*Work task*. From the entries below, determine the number of lines that contain "rightward". Give that number by itself.

*The records*.

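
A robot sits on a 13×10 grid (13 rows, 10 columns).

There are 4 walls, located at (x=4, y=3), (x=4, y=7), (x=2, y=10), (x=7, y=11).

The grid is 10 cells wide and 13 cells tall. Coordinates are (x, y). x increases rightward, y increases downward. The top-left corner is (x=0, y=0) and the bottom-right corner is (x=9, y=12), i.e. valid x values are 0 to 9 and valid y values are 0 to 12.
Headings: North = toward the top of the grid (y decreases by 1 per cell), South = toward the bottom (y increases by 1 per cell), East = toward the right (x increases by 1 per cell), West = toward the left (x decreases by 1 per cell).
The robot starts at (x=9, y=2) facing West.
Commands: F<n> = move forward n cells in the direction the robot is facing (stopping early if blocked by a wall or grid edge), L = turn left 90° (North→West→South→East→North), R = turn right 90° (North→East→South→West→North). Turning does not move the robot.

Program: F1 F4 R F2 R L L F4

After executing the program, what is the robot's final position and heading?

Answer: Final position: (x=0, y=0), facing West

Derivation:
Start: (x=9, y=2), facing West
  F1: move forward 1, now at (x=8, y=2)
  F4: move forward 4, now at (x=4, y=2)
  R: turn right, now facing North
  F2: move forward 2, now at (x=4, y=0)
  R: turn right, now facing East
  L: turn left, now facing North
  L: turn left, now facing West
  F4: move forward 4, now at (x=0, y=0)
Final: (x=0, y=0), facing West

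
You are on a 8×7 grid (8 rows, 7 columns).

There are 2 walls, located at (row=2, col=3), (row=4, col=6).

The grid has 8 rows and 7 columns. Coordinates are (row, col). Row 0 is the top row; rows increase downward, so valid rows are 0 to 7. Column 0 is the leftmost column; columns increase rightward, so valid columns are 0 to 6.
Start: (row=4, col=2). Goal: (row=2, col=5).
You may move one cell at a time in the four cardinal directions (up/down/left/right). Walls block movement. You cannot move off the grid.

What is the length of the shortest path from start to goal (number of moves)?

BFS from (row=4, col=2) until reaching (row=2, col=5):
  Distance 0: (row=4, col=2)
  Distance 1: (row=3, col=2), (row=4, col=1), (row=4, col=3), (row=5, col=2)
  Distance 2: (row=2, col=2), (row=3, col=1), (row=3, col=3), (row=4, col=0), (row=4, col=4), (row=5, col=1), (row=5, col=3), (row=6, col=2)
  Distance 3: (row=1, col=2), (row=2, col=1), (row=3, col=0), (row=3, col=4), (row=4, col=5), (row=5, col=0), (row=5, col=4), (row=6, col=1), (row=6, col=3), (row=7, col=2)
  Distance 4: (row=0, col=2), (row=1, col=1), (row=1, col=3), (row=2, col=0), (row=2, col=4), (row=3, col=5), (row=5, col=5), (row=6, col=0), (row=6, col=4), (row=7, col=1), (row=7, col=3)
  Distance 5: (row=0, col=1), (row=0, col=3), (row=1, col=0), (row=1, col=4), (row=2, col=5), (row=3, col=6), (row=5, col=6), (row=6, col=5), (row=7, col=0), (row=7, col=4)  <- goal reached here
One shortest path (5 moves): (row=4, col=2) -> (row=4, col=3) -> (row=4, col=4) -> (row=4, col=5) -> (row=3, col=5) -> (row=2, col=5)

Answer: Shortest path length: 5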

*Output for this exercise*. 2